• _Stored entries_:
Segment Open

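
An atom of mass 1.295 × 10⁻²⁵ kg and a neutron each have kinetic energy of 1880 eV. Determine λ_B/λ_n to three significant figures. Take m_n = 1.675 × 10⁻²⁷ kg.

λ_B/λ_n = 0.114

At fixed KE, p = √(2mKE) so λ = h/p ∝ 1/√m.
λ_B/λ_n = √(m_n/m_B) = √(1.675 × 10⁻²⁷/1.295 × 10⁻²⁵) = √(0.01293) = 0.114.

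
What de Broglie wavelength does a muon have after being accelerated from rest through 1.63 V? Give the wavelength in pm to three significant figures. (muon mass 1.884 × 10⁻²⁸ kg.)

λ = 66.8 pm

KE = eV = 1.602 × 10⁻¹⁹ × 1.630 = 2.611 × 10⁻¹⁹ J.
p = √(2mKE) = √(2 × 1.884 × 10⁻²⁸ × 2.611 × 10⁻¹⁹) = 9.919 × 10⁻²⁴ kg·m/s.
λ = h/p = 6.626 × 10⁻³⁴ / 9.919 × 10⁻²⁴ = 6.68 × 10⁻¹¹ m = 66.8 pm.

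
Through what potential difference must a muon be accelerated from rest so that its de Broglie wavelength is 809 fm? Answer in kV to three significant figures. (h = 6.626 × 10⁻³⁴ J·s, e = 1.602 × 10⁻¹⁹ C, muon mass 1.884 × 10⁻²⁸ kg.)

V = 11.1 kV

p = h/λ = 6.626 × 10⁻³⁴ / 8.090 × 10⁻¹³ = 8.190 × 10⁻²² kg·m/s.
KE = p²/(2m) = 1.780 × 10⁻¹⁵ J.
V = KE/e = 1.780 × 10⁻¹⁵ / (1.602 × 10⁻¹⁹) = 11.1 kV.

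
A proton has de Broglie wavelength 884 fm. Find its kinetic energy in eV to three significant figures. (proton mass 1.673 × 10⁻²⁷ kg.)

p = h/λ = 6.626 × 10⁻³⁴ / 8.840 × 10⁻¹³ = 7.495 × 10⁻²² kg·m/s.
KE = p²/(2m) = (7.495 × 10⁻²²)² / (2 × 1.673 × 10⁻²⁷) = 1.679 × 10⁻¹⁶ J = 1050 eV.

KE = 1050 eV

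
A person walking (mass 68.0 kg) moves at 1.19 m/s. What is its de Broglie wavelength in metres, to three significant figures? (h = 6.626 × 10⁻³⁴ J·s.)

λ = 8.19 × 10⁻³⁶ m

p = mv = 68.0 × 1.19 = 8.092 × 10¹ kg·m/s.
λ = h/p = 6.626 × 10⁻³⁴ / 8.092 × 10¹ = 8.19 × 10⁻³⁶ m.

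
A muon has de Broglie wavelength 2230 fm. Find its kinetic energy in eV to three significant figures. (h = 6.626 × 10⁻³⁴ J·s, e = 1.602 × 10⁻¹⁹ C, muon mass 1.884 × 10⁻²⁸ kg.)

KE = 1460 eV

p = h/λ = 6.626 × 10⁻³⁴ / 2.230 × 10⁻¹² = 2.971 × 10⁻²² kg·m/s.
KE = p²/(2m) = (2.971 × 10⁻²²)² / (2 × 1.884 × 10⁻²⁸) = 2.343 × 10⁻¹⁶ J = 1460 eV.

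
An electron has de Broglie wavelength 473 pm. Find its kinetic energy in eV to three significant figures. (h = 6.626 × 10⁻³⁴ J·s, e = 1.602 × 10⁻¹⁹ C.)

KE = 6.72 eV

p = h/λ = 6.626 × 10⁻³⁴ / 4.730 × 10⁻¹⁰ = 1.401 × 10⁻²⁴ kg·m/s.
KE = p²/(2m) = (1.401 × 10⁻²⁴)² / (2 × 9.109 × 10⁻³¹) = 1.077 × 10⁻¹⁸ J = 6.72 eV.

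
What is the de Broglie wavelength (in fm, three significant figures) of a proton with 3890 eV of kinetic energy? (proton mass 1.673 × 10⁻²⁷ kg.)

λ = 459 fm

KE = 3890 eV = 6.232 × 10⁻¹⁶ J.
p = √(2mKE) = √(2 × 1.673 × 10⁻²⁷ × 6.232 × 10⁻¹⁶) = 1.444 × 10⁻²¹ kg·m/s.
λ = h/p = 6.626 × 10⁻³⁴ / 1.444 × 10⁻²¹ = 4.59 × 10⁻¹³ m = 459 fm.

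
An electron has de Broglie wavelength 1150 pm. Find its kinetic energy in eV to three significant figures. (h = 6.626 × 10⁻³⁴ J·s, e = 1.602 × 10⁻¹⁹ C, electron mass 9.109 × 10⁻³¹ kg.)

p = h/λ = 6.626 × 10⁻³⁴ / 1.150 × 10⁻⁹ = 5.762 × 10⁻²⁵ kg·m/s.
KE = p²/(2m) = (5.762 × 10⁻²⁵)² / (2 × 9.109 × 10⁻³¹) = 1.822 × 10⁻¹⁹ J = 1.14 eV.

KE = 1.14 eV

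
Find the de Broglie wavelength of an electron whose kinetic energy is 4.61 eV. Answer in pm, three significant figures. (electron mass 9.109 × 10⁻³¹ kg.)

λ = 571 pm

KE = 4.61 eV = 7.385 × 10⁻¹⁹ J.
p = √(2mKE) = √(2 × 9.109 × 10⁻³¹ × 7.385 × 10⁻¹⁹) = 1.160 × 10⁻²⁴ kg·m/s.
λ = h/p = 6.626 × 10⁻³⁴ / 1.160 × 10⁻²⁴ = 5.71 × 10⁻¹⁰ m = 571 pm.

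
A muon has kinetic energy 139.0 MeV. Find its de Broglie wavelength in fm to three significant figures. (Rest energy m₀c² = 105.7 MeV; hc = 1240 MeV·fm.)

Total energy E = KE + m₀c² = 139.0 + 105.7 = 244.7 MeV.
(pc)² = E² − (m₀c²)² = (244.7)² − (105.7)² = 4.871 × 10⁴ MeV², so pc = 220.7 MeV.
λ = hc/(pc) = 1240 MeV·fm / 220.7 MeV = 5.62 fm.

λ = 5.62 fm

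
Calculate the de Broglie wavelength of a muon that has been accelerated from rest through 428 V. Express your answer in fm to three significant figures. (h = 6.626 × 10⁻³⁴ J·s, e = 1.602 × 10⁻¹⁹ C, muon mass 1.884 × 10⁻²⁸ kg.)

KE = eV = 1.602 × 10⁻¹⁹ × 428.0 = 6.857 × 10⁻¹⁷ J.
p = √(2mKE) = √(2 × 1.884 × 10⁻²⁸ × 6.857 × 10⁻¹⁷) = 1.607 × 10⁻²² kg·m/s.
λ = h/p = 6.626 × 10⁻³⁴ / 1.607 × 10⁻²² = 4.12 × 10⁻¹² m = 4120 fm.

λ = 4120 fm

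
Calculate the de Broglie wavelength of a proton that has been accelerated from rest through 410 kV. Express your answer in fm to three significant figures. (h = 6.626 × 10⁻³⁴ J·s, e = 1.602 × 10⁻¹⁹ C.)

λ = 44.7 fm

KE = eV = 1.602 × 10⁻¹⁹ × 4.100 × 10⁵ = 6.568 × 10⁻¹⁴ J.
p = √(2mKE) = √(2 × 1.673 × 10⁻²⁷ × 6.568 × 10⁻¹⁴) = 1.482 × 10⁻²⁰ kg·m/s.
λ = h/p = 6.626 × 10⁻³⁴ / 1.482 × 10⁻²⁰ = 4.47 × 10⁻¹⁴ m = 44.7 fm.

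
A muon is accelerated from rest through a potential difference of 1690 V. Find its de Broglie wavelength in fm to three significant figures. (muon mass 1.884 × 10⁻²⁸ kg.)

λ = 2070 fm

KE = eV = 1.602 × 10⁻¹⁹ × 1690 = 2.707 × 10⁻¹⁶ J.
p = √(2mKE) = √(2 × 1.884 × 10⁻²⁸ × 2.707 × 10⁻¹⁶) = 3.194 × 10⁻²² kg·m/s.
λ = h/p = 6.626 × 10⁻³⁴ / 3.194 × 10⁻²² = 2.07 × 10⁻¹² m = 2070 fm.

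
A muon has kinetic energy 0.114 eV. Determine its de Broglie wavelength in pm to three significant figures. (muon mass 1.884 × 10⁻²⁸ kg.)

λ = 253 pm

KE = 0.114 eV = 1.826 × 10⁻²⁰ J.
p = √(2mKE) = √(2 × 1.884 × 10⁻²⁸ × 1.826 × 10⁻²⁰) = 2.623 × 10⁻²⁴ kg·m/s.
λ = h/p = 6.626 × 10⁻³⁴ / 2.623 × 10⁻²⁴ = 2.53 × 10⁻¹⁰ m = 253 pm.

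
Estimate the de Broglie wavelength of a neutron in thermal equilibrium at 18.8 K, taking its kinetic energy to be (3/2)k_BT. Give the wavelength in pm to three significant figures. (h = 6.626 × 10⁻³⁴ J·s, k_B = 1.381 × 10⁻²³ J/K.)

λ = 580 pm

KE = (3/2)k_BT = 1.5 × 1.381 × 10⁻²³ × 18.8 = 3.894 × 10⁻²² J.
p = √(2mKE) = √(2 × 1.675 × 10⁻²⁷ × 3.894 × 10⁻²²) = 1.142 × 10⁻²⁴ kg·m/s.
λ = h/p = 5.80 × 10⁻¹⁰ m = 580 pm.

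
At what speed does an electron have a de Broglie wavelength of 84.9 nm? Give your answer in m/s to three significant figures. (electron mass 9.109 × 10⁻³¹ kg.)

v = 8570 m/s

p = h/λ = 6.626 × 10⁻³⁴ / 8.490 × 10⁻⁸ = 7.804 × 10⁻²⁷ kg·m/s.
v = p/m = 7.804 × 10⁻²⁷ / 9.109 × 10⁻³¹ = 8.57 × 10³ m/s = 8570 m/s.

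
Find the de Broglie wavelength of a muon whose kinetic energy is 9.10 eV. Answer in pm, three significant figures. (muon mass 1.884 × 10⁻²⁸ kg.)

λ = 28.3 pm

KE = 9.10 eV = 1.458 × 10⁻¹⁸ J.
p = √(2mKE) = √(2 × 1.884 × 10⁻²⁸ × 1.458 × 10⁻¹⁸) = 2.344 × 10⁻²³ kg·m/s.
λ = h/p = 6.626 × 10⁻³⁴ / 2.344 × 10⁻²³ = 2.83 × 10⁻¹¹ m = 28.3 pm.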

Segment Closed

• _Your assignment_:
Up to and including the last line above, starting with the line that contains "At what speed", return each line exactly and nothing else.

• _Response area_:
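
At what speed does an electron have a de Broglie wavelength of 84.9 nm? Give your answer in m/s to three significant figures. (electron mass 9.109 × 10⁻³¹ kg.)

v = 8570 m/s

p = h/λ = 6.626 × 10⁻³⁴ / 8.490 × 10⁻⁸ = 7.804 × 10⁻²⁷ kg·m/s.
v = p/m = 7.804 × 10⁻²⁷ / 9.109 × 10⁻³¹ = 8.57 × 10³ m/s = 8570 m/s.

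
Find the de Broglie wavelength of a muon whose kinetic energy is 9.10 eV. Answer in pm, three significant figures. (muon mass 1.884 × 10⁻²⁸ kg.)

λ = 28.3 pm

KE = 9.10 eV = 1.458 × 10⁻¹⁸ J.
p = √(2mKE) = √(2 × 1.884 × 10⁻²⁸ × 1.458 × 10⁻¹⁸) = 2.344 × 10⁻²³ kg·m/s.
λ = h/p = 6.626 × 10⁻³⁴ / 2.344 × 10⁻²³ = 2.83 × 10⁻¹¹ m = 28.3 pm.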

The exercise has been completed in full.